» Input records:
.....

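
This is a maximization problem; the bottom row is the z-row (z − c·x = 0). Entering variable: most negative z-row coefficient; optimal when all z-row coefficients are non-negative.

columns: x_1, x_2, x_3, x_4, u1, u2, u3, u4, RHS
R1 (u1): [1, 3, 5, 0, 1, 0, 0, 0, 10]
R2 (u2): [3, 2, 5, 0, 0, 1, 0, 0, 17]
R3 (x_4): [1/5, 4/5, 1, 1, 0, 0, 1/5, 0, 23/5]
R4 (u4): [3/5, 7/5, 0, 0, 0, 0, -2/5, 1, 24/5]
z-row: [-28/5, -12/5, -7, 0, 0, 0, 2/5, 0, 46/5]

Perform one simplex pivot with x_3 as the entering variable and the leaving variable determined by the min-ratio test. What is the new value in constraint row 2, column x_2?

-1

Ratio test on column x_3 — row 1: 10/5 = 2; row 2: 17/5 = 17/5; row 3: (23/5)/1 = 23/5; row 4: entry 0 ≤ 0. Minimum is 2 at row 1 (u1 leaves); pivot element 5.
Divide row 1 by 5; eliminate column x_3 from the other rows.
Row 2 update in column x_2: 2 − 5·(3/5) = -1.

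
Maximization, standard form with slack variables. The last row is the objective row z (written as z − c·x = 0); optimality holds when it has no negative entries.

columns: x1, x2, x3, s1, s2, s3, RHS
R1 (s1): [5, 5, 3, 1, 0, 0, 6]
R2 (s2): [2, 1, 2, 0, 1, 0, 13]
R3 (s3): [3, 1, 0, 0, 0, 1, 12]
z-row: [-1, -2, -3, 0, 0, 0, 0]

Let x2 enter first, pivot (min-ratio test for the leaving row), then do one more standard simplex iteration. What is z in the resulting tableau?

6

Ratio test on column x2 — row 1: 6/5 = 6/5; row 2: 13/1 = 13; row 3: 12/1 = 12. Minimum is 6/5 at row 1 (s1 leaves); pivot element 5.
Pivot on row 1; the z-row RHS becomes 0 − (-2)·(6/5) = 12/5.
Next entering variable (most negative z-row entry -9/5): x3.
Ratio test on column x3 — row 1: (6/5)/(3/5) = 2; row 2: (59/5)/(7/5) = 59/7; row 3: entry -3/5 ≤ 0. Minimum is 2 at row 1 (x2 leaves); pivot element 3/5.
After the second pivot the z-row RHS is 12/5 − (-9/5)·2 = 6.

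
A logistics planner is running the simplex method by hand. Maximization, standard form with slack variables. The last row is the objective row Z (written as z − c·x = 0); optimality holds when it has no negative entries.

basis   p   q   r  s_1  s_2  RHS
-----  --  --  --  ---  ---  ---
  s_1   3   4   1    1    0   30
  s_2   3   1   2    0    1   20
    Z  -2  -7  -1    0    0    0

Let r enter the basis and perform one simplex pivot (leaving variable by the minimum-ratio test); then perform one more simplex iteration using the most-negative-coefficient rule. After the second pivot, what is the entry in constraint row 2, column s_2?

4/7

Ratio test on column r — row 1: 30/1 = 30; row 2: 20/2 = 10. Minimum is 10 at row 2 (s_2 leaves); pivot element 2.
Divide row 2 by 2; eliminate column r from the other rows.
Second iteration: most negative Z-row entry is -13/2 in column q, so q enters.
Ratio test on column q — row 1: 20/(7/2) = 40/7; row 2: 10/(1/2) = 20. Minimum is 40/7 at row 1 (s_1 leaves); pivot element 7/2.
Divide row 1 by 7/2; eliminate column q from the other rows.
After both pivots, the entry at constraint row 2, column s_2 is 4/7.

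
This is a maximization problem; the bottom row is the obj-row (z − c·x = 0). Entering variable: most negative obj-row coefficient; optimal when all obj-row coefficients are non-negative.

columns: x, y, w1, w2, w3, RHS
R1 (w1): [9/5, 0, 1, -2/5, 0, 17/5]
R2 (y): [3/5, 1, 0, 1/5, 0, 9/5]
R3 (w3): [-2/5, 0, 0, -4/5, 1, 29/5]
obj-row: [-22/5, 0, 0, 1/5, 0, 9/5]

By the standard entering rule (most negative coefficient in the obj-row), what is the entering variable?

x

Negative obj-row entries: x: -22/5.
The most negative is -22/5 in column x, so x enters.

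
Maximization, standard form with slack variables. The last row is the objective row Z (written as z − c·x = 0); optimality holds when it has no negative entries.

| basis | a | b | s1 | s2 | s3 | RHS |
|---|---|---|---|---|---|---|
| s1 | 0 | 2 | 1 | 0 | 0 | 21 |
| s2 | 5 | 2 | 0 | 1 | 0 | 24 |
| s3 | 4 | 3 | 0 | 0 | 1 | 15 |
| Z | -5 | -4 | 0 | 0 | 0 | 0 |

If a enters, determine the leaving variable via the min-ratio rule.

Column a entries and ratios — s1: 0 ≤ 0, skip; s2: 24/5 = 24/5; s3: 15/4 = 15/4.
Smallest ratio is 15/4 in the row of s3, so s3 leaves.

s3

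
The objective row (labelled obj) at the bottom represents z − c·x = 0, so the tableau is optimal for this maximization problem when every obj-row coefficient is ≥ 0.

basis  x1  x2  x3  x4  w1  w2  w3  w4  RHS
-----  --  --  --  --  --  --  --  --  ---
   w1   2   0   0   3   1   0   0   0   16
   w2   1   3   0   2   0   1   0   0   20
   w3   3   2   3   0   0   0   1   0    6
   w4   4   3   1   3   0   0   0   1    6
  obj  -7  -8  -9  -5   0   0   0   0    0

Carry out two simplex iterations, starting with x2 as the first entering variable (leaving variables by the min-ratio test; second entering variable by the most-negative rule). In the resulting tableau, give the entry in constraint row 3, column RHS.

Ratio test on column x2 — row 1: entry 0 ≤ 0; row 2: 20/3 = 20/3; row 3: 6/2 = 3; row 4: 6/3 = 2. Minimum is 2 at row 4 (w4 leaves); pivot element 3.
Divide row 4 by 3; eliminate column x2 from the other rows.
Second iteration: most negative obj-row entry is -19/3 in column x3, so x3 enters.
Ratio test on column x3 — row 1: entry 0 ≤ 0; row 2: entry -1 ≤ 0; row 3: 2/(7/3) = 6/7; row 4: 2/(1/3) = 6. Minimum is 6/7 at row 3 (w3 leaves); pivot element 7/3.
Divide row 3 by 7/3; eliminate column x3 from the other rows.
After both pivots, the entry at constraint row 3, column RHS is 6/7.

6/7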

.....

» Work item:
Please set down all the data word for word.

» Response:
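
This is a maximization problem; the bottom row is the z-row (z − c·x = 0). Entering variable: most negative z-row coefficient; optimal when all z-row coefficients are non-negative.

columns: x_1, x_2, x_3, x_4, u1, u2, u3, u4, RHS
R1 (u1): [1, 3, 5, 0, 1, 0, 0, 0, 10]
R2 (u2): [3, 2, 5, 0, 0, 1, 0, 0, 17]
R3 (x_4): [1/5, 4/5, 1, 1, 0, 0, 1/5, 0, 23/5]
R4 (u4): [3/5, 7/5, 0, 0, 0, 0, -2/5, 1, 24/5]
z-row: [-28/5, -12/5, -7, 0, 0, 0, 2/5, 0, 46/5]

Perform one simplex pivot with x_3 as the entering variable and the leaving variable determined by the min-ratio test. What is the new value in constraint row 2, column x_2?

-1

Ratio test on column x_3 — row 1: 10/5 = 2; row 2: 17/5 = 17/5; row 3: (23/5)/1 = 23/5; row 4: entry 0 ≤ 0. Minimum is 2 at row 1 (u1 leaves); pivot element 5.
Divide row 1 by 5; eliminate column x_3 from the other rows.
Row 2 update in column x_2: 2 − 5·(3/5) = -1.

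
Maximization, standard form with slack variables. The last row is the objective row z (written as z − c·x = 0); optimality holds when it has no negative entries.

columns: x1, x2, x3, s1, s2, s3, RHS
R1 (s1): [5, 5, 3, 1, 0, 0, 6]
R2 (s2): [2, 1, 2, 0, 1, 0, 13]
R3 (s3): [3, 1, 0, 0, 0, 1, 12]
z-row: [-1, -2, -3, 0, 0, 0, 0]

Let x2 enter first, pivot (min-ratio test for the leaving row), then do one more standard simplex iteration. What is z in the resulting tableau?

6

Ratio test on column x2 — row 1: 6/5 = 6/5; row 2: 13/1 = 13; row 3: 12/1 = 12. Minimum is 6/5 at row 1 (s1 leaves); pivot element 5.
Pivot on row 1; the z-row RHS becomes 0 − (-2)·(6/5) = 12/5.
Next entering variable (most negative z-row entry -9/5): x3.
Ratio test on column x3 — row 1: (6/5)/(3/5) = 2; row 2: (59/5)/(7/5) = 59/7; row 3: entry -3/5 ≤ 0. Minimum is 2 at row 1 (x2 leaves); pivot element 3/5.
After the second pivot the z-row RHS is 12/5 − (-9/5)·2 = 6.

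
A logistics planner is running the simplex method by hand. Maximization, standard form with slack variables. The last row is the objective row Z (written as z − c·x = 0); optimality holds when it has no negative entries.

basis   p   q   r  s_1  s_2  RHS
-----  --  --  --  ---  ---  ---
  s_1   3   4   1    1    0   30
  s_2   3   1   2    0    1   20
    Z  -2  -7  -1    0    0    0

Let r enter the basis and perform one simplex pivot (leaving variable by the minimum-ratio test); then perform one more simplex iteration using the most-negative-coefficient rule. After the second pivot, what is the entry in constraint row 2, column s_2?

4/7

Ratio test on column r — row 1: 30/1 = 30; row 2: 20/2 = 10. Minimum is 10 at row 2 (s_2 leaves); pivot element 2.
Divide row 2 by 2; eliminate column r from the other rows.
Second iteration: most negative Z-row entry is -13/2 in column q, so q enters.
Ratio test on column q — row 1: 20/(7/2) = 40/7; row 2: 10/(1/2) = 20. Minimum is 40/7 at row 1 (s_1 leaves); pivot element 7/2.
Divide row 1 by 7/2; eliminate column q from the other rows.
After both pivots, the entry at constraint row 2, column s_2 is 4/7.

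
This is a maximization problem; the bottom row is the obj-row (z − c·x = 0). Entering variable: most negative obj-row coefficient; optimal when all obj-row coefficients are non-negative.

columns: x, y, w1, w2, w3, RHS
R1 (w1): [9/5, 0, 1, -2/5, 0, 17/5]
R2 (y): [3/5, 1, 0, 1/5, 0, 9/5]
R3 (w3): [-2/5, 0, 0, -4/5, 1, 29/5]
obj-row: [-22/5, 0, 0, 1/5, 0, 9/5]

By the standard entering rule (most negative coefficient in the obj-row), what is the entering variable?

x

Negative obj-row entries: x: -22/5.
The most negative is -22/5 in column x, so x enters.

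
Maximization, standard form with slack variables. The last row is the objective row Z (written as z − c·x = 0); optimality holds when it has no negative entries.

| basis | a | b | s1 | s2 | s3 | RHS |
|---|---|---|---|---|---|---|
| s1 | 0 | 2 | 1 | 0 | 0 | 21 |
| s2 | 5 | 2 | 0 | 1 | 0 | 24 |
| s3 | 4 | 3 | 0 | 0 | 1 | 15 |
| Z | -5 | -4 | 0 | 0 | 0 | 0 |

If a enters, determine the leaving variable via the min-ratio rule.

Column a entries and ratios — s1: 0 ≤ 0, skip; s2: 24/5 = 24/5; s3: 15/4 = 15/4.
Smallest ratio is 15/4 in the row of s3, so s3 leaves.

s3

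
The objective row (labelled obj) at the bottom represents z − c·x = 0, so the tableau is optimal for this maximization problem when every obj-row coefficient is ≥ 0.

basis  x1  x2  x3  x4  w1  w2  w3  w4  RHS
-----  --  --  --  --  --  --  --  --  ---
   w1   2   0   0   3   1   0   0   0   16
   w2   1   3   0   2   0   1   0   0   20
   w3   3   2   3   0   0   0   1   0    6
   w4   4   3   1   3   0   0   0   1    6
  obj  -7  -8  -9  -5   0   0   0   0    0

Carry out two simplex iterations, starting with x2 as the first entering variable (leaving variables by the min-ratio test; second entering variable by the most-negative rule). In the resulting tableau, give the entry in constraint row 3, column RHS.

Ratio test on column x2 — row 1: entry 0 ≤ 0; row 2: 20/3 = 20/3; row 3: 6/2 = 3; row 4: 6/3 = 2. Minimum is 2 at row 4 (w4 leaves); pivot element 3.
Divide row 4 by 3; eliminate column x2 from the other rows.
Second iteration: most negative obj-row entry is -19/3 in column x3, so x3 enters.
Ratio test on column x3 — row 1: entry 0 ≤ 0; row 2: entry -1 ≤ 0; row 3: 2/(7/3) = 6/7; row 4: 2/(1/3) = 6. Minimum is 6/7 at row 3 (w3 leaves); pivot element 7/3.
Divide row 3 by 7/3; eliminate column x3 from the other rows.
After both pivots, the entry at constraint row 3, column RHS is 6/7.

6/7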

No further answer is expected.